⟨
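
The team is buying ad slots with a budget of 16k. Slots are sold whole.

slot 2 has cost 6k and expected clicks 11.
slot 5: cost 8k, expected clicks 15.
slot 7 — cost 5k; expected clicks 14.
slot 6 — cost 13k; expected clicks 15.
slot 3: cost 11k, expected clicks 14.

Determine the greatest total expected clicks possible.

29

Allowing fractional choices, the relaxed optimum would be about 34.5, but ad slots are indivisible.
slot 2 + slot 5: cost 6 + 8 = 14 ≤ 16, expected clicks 11 + 15 = 26.
slot 7 + slot 3: cost 5 + 11 = 16 ≤ 16, expected clicks 14 + 14 = 28.
slot 5 + slot 7: cost 8 + 5 = 13 ≤ 16, expected clicks 15 + 14 = 29.
Best is slot 5 and slot 7 with total expected clicks 29.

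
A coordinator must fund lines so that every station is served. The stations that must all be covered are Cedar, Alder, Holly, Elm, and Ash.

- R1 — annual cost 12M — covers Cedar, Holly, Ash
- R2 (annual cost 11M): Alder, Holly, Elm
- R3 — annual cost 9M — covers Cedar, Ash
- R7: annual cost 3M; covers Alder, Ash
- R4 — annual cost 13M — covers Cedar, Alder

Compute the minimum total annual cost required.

20

This is a weighted set-cover instance.
Choose R2 and R3: together they cover Cedar, Alder, Holly, Elm, Ash — every station.
Total annual cost: 11 + 9 = 20.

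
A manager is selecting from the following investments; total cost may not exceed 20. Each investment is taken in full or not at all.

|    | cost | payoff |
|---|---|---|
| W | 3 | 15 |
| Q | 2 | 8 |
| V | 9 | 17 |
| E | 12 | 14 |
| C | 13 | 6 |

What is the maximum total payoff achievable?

Allowing fractional choices, the relaxed optimum would be about 47.0, but investments are indivisible.
W + Q + V: cost 3 + 2 + 9 = 14 ≤ 20, payoff 15 + 8 + 17 = 40.
W + Q + E: cost 3 + 2 + 12 = 17 ≤ 20, payoff 15 + 8 + 14 = 37.
W + V: cost 3 + 9 = 12 ≤ 20, payoff 15 + 17 = 32.
Best is W, Q, and V with total payoff 40.

40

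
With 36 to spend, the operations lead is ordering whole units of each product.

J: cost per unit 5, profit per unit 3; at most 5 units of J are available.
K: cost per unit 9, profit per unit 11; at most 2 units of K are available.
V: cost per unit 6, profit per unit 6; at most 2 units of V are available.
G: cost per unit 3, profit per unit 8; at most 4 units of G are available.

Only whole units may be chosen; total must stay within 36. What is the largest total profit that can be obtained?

60

G has the best ratio (8/3); taking only G gives at most 4×8 = 32 (stopped by the supply cap of 4).
Mixing does better — 2×K, 1×V, and 4×G: cost 36 ≤ 36, profit 2·11 + 1·6 + 4·8 = 60.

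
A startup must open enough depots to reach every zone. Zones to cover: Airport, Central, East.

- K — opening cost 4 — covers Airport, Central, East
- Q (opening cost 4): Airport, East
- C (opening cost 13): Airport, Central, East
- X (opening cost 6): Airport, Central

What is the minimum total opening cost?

4

This is an integer covering problem.
K alone covers Airport, Central, East — every zone.
Total opening cost: 4.
No cover costs less than 4.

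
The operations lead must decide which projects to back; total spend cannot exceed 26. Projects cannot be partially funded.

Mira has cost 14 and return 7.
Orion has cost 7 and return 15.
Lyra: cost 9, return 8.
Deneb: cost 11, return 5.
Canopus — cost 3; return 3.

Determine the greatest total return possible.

26

Orion + Lyra + Canopus: cost 7 + 9 + 3 = 19 ≤ 26, return 15 + 8 + 3 = 26.
Orion + Lyra: cost 7 + 9 = 16 ≤ 26, return 15 + 8 = 23.
Mira + Orion + Canopus: cost 14 + 7 + 3 = 24 ≤ 26, return 7 + 15 + 3 = 25.
Best is Orion, Lyra, and Canopus with total return 26.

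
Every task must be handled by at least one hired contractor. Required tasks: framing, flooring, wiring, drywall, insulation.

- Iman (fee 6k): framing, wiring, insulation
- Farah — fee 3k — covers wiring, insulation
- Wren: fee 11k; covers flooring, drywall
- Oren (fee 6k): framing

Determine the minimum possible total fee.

17

Choose Iman and Wren: together they cover framing, flooring, wiring, drywall, insulation — every task.
Total fee: 6 + 11 = 17.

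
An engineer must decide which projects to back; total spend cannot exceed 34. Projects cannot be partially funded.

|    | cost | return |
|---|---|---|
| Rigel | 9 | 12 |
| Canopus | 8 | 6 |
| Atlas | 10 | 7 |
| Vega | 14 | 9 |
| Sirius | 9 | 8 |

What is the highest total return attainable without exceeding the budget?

29

Rigel + Atlas + Vega: cost 9 + 10 + 14 = 33 ≤ 34, return 12 + 7 + 9 = 28.
Rigel + Atlas + Sirius: cost 9 + 10 + 9 = 28 ≤ 34, return 12 + 7 + 8 = 27.
Rigel + Vega + Sirius: cost 9 + 14 + 9 = 32 ≤ 34, return 12 + 9 + 8 = 29.
Best is Rigel, Vega, and Sirius with total return 29.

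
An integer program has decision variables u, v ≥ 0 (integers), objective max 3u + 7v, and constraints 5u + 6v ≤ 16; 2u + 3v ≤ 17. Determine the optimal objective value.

14

The continuous relaxation peaks at (0, 2.67) with value 18.67; rounding to a feasible lattice point costs some objective.
(u,v)=(0,2): 5·0+6·2=12≤16, 2·0+3·2=6≤17, objective 14.
(u,v)=(1,1): 5·1+6·1=11≤16, 2·1+3·1=5≤17, objective 10.
(u,v)=(0,1): 5·0+6·1=6≤16, 2·0+3·1=3≤17, objective 7.
Maximum is 14 at (u,v)=(0,2).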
⟩
In the entries above, the lines from the one bearing "- Iman (fee 6k): framing, wiring, insulation" up to and including the one bearing "Sirius | 9 | 8 |" should be transcribed exactly; no other line is wanted.

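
- Iman (fee 6k): framing, wiring, insulation
- Farah — fee 3k — covers wiring, insulation
- Wren: fee 11k; covers flooring, drywall
- Oren (fee 6k): framing

Determine the minimum possible total fee.

17

Choose Iman and Wren: together they cover framing, flooring, wiring, drywall, insulation — every task.
Total fee: 6 + 11 = 17.

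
An engineer must decide which projects to back; total spend cannot exceed 34. Projects cannot be partially funded.

|    | cost | return |
|---|---|---|
| Rigel | 9 | 12 |
| Canopus | 8 | 6 |
| Atlas | 10 | 7 |
| Vega | 14 | 9 |
| Sirius | 9 | 8 |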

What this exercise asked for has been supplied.